Aim of the task: Line by line, the entries below are to be reproduced unaltered.

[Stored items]
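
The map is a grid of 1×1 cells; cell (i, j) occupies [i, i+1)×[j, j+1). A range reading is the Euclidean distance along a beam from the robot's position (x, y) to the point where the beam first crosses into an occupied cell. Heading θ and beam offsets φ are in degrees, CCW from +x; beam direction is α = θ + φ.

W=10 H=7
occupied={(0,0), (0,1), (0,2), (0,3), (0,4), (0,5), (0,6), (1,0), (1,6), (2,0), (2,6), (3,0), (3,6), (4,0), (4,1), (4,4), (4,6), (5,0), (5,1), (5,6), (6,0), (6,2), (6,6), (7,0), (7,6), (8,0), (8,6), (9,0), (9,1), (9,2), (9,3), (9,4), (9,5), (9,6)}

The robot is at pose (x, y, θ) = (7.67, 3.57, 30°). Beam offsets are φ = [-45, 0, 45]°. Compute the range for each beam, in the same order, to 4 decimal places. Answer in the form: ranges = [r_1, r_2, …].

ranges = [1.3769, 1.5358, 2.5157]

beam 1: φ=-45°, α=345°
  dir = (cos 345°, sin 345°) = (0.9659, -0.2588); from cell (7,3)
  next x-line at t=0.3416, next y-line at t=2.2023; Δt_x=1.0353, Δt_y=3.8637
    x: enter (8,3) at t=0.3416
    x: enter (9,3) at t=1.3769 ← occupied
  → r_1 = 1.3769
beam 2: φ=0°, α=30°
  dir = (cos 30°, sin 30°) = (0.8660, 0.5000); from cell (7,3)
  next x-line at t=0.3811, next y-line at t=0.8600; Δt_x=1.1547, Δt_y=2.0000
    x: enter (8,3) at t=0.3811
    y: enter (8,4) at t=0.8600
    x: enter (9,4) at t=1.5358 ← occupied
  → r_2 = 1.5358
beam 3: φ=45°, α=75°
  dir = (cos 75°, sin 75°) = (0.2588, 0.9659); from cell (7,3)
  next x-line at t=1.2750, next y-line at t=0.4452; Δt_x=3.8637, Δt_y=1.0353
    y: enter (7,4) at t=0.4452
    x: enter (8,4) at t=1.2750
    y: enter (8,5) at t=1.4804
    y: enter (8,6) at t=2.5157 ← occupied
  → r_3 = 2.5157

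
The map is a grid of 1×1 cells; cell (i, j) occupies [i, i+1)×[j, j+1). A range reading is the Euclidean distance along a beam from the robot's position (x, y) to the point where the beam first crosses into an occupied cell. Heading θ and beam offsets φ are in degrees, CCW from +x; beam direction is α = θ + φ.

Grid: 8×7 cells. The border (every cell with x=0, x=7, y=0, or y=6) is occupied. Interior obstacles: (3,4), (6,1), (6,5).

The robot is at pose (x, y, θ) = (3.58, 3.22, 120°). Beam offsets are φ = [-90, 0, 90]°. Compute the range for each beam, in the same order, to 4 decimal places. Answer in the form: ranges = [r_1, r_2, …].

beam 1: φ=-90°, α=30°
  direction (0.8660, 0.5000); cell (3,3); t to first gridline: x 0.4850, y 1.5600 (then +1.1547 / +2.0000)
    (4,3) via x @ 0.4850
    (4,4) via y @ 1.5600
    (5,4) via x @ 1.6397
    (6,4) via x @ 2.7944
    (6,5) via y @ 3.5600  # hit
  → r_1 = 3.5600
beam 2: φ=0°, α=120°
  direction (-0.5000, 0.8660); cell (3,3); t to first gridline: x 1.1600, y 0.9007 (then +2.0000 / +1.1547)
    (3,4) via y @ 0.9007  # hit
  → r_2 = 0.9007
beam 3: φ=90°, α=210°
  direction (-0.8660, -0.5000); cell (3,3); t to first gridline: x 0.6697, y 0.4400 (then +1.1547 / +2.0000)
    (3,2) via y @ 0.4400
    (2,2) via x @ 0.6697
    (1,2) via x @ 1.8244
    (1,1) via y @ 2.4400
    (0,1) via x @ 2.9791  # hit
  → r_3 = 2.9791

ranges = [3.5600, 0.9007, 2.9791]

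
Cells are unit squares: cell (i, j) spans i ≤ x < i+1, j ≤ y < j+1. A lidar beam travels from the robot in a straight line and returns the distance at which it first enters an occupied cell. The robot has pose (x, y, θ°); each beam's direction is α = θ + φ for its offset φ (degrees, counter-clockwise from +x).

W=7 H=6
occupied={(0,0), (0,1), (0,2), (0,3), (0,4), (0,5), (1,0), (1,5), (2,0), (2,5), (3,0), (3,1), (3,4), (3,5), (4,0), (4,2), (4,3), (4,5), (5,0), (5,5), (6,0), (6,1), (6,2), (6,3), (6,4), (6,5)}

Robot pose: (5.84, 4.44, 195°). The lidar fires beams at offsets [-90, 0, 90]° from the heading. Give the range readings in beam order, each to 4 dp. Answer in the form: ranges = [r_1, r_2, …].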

Task output:
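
The map is a grid of 1×1 cells; cell (i, j) occupies [i, i+1)×[j, j+1). A range reading is the Euclidean distance along a beam from the robot's position (x, y) to the point where the beam first crosses into an occupied cell. Heading θ and beam offsets φ are in degrees, CCW from +x; beam direction is α = θ + φ.

W=10 H=7
occupied={(0,0), (0,1), (0,2), (0,3), (0,4), (0,5), (0,6), (1,0), (1,6), (2,0), (2,6), (3,0), (3,6), (4,0), (4,1), (4,4), (4,6), (5,0), (5,1), (5,6), (6,0), (6,2), (6,6), (7,0), (7,6), (8,0), (8,6), (9,0), (9,1), (9,2), (9,3), (9,4), (9,5), (9,6)}

The robot is at pose (x, y, θ) = (7.67, 3.57, 30°). Beam offsets are φ = [-45, 0, 45]°. Compute the range for each beam, in the same order, to 4 decimal places. Answer in the form: ranges = [r_1, r_2, …].

ranges = [1.3769, 1.5358, 2.5157]

beam 1: φ=-45°, α=345°
  dir = (cos 345°, sin 345°) = (0.9659, -0.2588); from cell (7,3)
  next x-line at t=0.3416, next y-line at t=2.2023; Δt_x=1.0353, Δt_y=3.8637
    x: enter (8,3) at t=0.3416
    x: enter (9,3) at t=1.3769 ← occupied
  → r_1 = 1.3769
beam 2: φ=0°, α=30°
  dir = (cos 30°, sin 30°) = (0.8660, 0.5000); from cell (7,3)
  next x-line at t=0.3811, next y-line at t=0.8600; Δt_x=1.1547, Δt_y=2.0000
    x: enter (8,3) at t=0.3811
    y: enter (8,4) at t=0.8600
    x: enter (9,4) at t=1.5358 ← occupied
  → r_2 = 1.5358
beam 3: φ=45°, α=75°
  dir = (cos 75°, sin 75°) = (0.2588, 0.9659); from cell (7,3)
  next x-line at t=1.2750, next y-line at t=0.4452; Δt_x=3.8637, Δt_y=1.0353
    y: enter (7,4) at t=0.4452
    x: enter (8,4) at t=1.2750
    y: enter (8,5) at t=1.4804
    y: enter (8,6) at t=2.5157 ← occupied
  → r_3 = 2.5157

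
The map is a grid of 1×1 cells; cell (i, j) occupies [i, i+1)×[j, j+1). A range reading is the Euclidean distance along a beam from the robot's position (x, y) to the point where the beam first crosses into an occupied cell. Heading θ and beam offsets φ are in degrees, CCW from +x; beam direction is α = θ + φ.

Grid: 8×7 cells. The border (every cell with x=0, x=7, y=0, or y=6) is occupied. Interior obstacles: (3,4), (6,1), (6,5).

The robot is at pose (x, y, θ) = (3.58, 3.22, 120°). Beam offsets are φ = [-90, 0, 90]°. Compute the range for each beam, in the same order, to 4 decimal places. Answer in the form: ranges = [r_1, r_2, …].

beam 1: φ=-90°, α=30°
  direction (0.8660, 0.5000); cell (3,3); t to first gridline: x 0.4850, y 1.5600 (then +1.1547 / +2.0000)
    (4,3) via x @ 0.4850
    (4,4) via y @ 1.5600
    (5,4) via x @ 1.6397
    (6,4) via x @ 2.7944
    (6,5) via y @ 3.5600  # hit
  → r_1 = 3.5600
beam 2: φ=0°, α=120°
  direction (-0.5000, 0.8660); cell (3,3); t to first gridline: x 1.1600, y 0.9007 (then +2.0000 / +1.1547)
    (3,4) via y @ 0.9007  # hit
  → r_2 = 0.9007
beam 3: φ=90°, α=210°
  direction (-0.8660, -0.5000); cell (3,3); t to first gridline: x 0.6697, y 0.4400 (then +1.1547 / +2.0000)
    (3,2) via y @ 0.4400
    (2,2) via x @ 0.6697
    (1,2) via x @ 1.8244
    (1,1) via y @ 2.4400
    (0,1) via x @ 2.9791  # hit
  → r_3 = 2.9791

ranges = [3.5600, 0.9007, 2.9791]

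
Cells are unit squares: cell (i, j) spans i ≤ x < i+1, j ≤ y < j+1. A lidar beam travels from the robot in a straight line and returns the distance at which it first enters an occupied cell. The robot has pose (x, y, θ°); each beam's direction is α = θ + φ for its offset φ (degrees, counter-clockwise from +x).

W=7 H=6
occupied={(0,0), (0,1), (0,2), (0,3), (0,4), (0,5), (1,0), (1,5), (2,0), (2,5), (3,0), (3,1), (3,4), (3,5), (4,0), (4,2), (4,3), (4,5), (5,0), (5,5), (6,0), (6,1), (6,2), (6,3), (6,4), (6,5)}

Robot pose: (5.84, 4.44, 195°). The lidar fires beams at offsets [-90, 0, 90]° from the heading. Give the range readings in beam order, each to 4 dp. Answer in the form: ranges = [r_1, r_2, …].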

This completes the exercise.